**TRY IT**
After checking the listing below, say how many of its lines contain the string "What". Only the number is needed.

**RECORDED INFORMATION**
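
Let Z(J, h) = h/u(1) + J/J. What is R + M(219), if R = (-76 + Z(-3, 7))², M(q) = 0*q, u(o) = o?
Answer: 4624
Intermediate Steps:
Z(J, h) = 1 + h (Z(J, h) = h/1 + J/J = h*1 + 1 = h + 1 = 1 + h)
M(q) = 0
R = 4624 (R = (-76 + (1 + 7))² = (-76 + 8)² = (-68)² = 4624)
R + M(219) = 4624 + 0 = 4624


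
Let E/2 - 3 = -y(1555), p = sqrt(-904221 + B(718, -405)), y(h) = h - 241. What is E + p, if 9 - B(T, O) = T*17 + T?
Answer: -2622 + 12*I*sqrt(6369) ≈ -2622.0 + 957.67*I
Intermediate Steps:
B(T, O) = 9 - 18*T (B(T, O) = 9 - (T*17 + T) = 9 - (17*T + T) = 9 - 18*T)
y(h) = -241 + h
p = 12*I*sqrt(6369) (p = sqrt(-904221 + (9 - 18*718)) = sqrt(-904221 + (9 - 12924)) = sqrt(-904221 - 12915) = sqrt(-917136) = 12*I*sqrt(6369) ≈ 957.67*I)
E = -2622 (E = 6 + 2*(-(-241 + 1555)) = 6 + 2*(-1*1314) = 6 + 2*(-1314) = 6 - 2628 = -2622)
E + p = -2622 + 12*I*sqrt(6369)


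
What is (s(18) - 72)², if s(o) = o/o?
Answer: 5041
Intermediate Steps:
s(o) = 1
(s(18) - 72)² = (1 - 72)² = (-71)² = 5041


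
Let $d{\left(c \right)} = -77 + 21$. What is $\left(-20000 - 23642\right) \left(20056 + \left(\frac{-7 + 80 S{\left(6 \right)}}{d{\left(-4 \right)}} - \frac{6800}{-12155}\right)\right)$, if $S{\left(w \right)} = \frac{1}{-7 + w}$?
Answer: $- \frac{3505006176949}{4004} \approx -8.7538 \cdot 10^{8}$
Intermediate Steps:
$d{\left(c \right)} = -56$
$\left(-20000 - 23642\right) \left(20056 + \left(\frac{-7 + 80 S{\left(6 \right)}}{d{\left(-4 \right)}} - \frac{6800}{-12155}\right)\right) = \left(-20000 - 23642\right) \left(20056 - \left(- \frac{80}{143} - \frac{-7 + \frac{80}{-7 + 6}}{-56}\right)\right) = - 43642 \left(20056 - \left(- \frac{80}{143} - \left(-7 + \frac{80}{-1}\right) \left(- \frac{1}{56}\right)\right)\right) = - 43642 \left(20056 + \left(\left(-7 + 80 \left(-1\right)\right) \left(- \frac{1}{56}\right) + \frac{80}{143}\right)\right) = - 43642 \left(20056 + \left(\left(-7 - 80\right) \left(- \frac{1}{56}\right) + \frac{80}{143}\right)\right) = - 43642 \left(20056 + \left(\left(-87\right) \left(- \frac{1}{56}\right) + \frac{80}{143}\right)\right) = - 43642 \left(20056 + \left(\frac{87}{56} + \frac{80}{143}\right)\right) = - 43642 \left(20056 + \frac{16921}{8008}\right) = \left(-43642\right) \frac{160625369}{8008} = - \frac{3505006176949}{4004}$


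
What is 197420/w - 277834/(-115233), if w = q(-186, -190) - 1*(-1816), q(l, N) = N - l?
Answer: 1937727839/17400183 ≈ 111.36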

**SOLUTION TO THIS PROBLEM**
5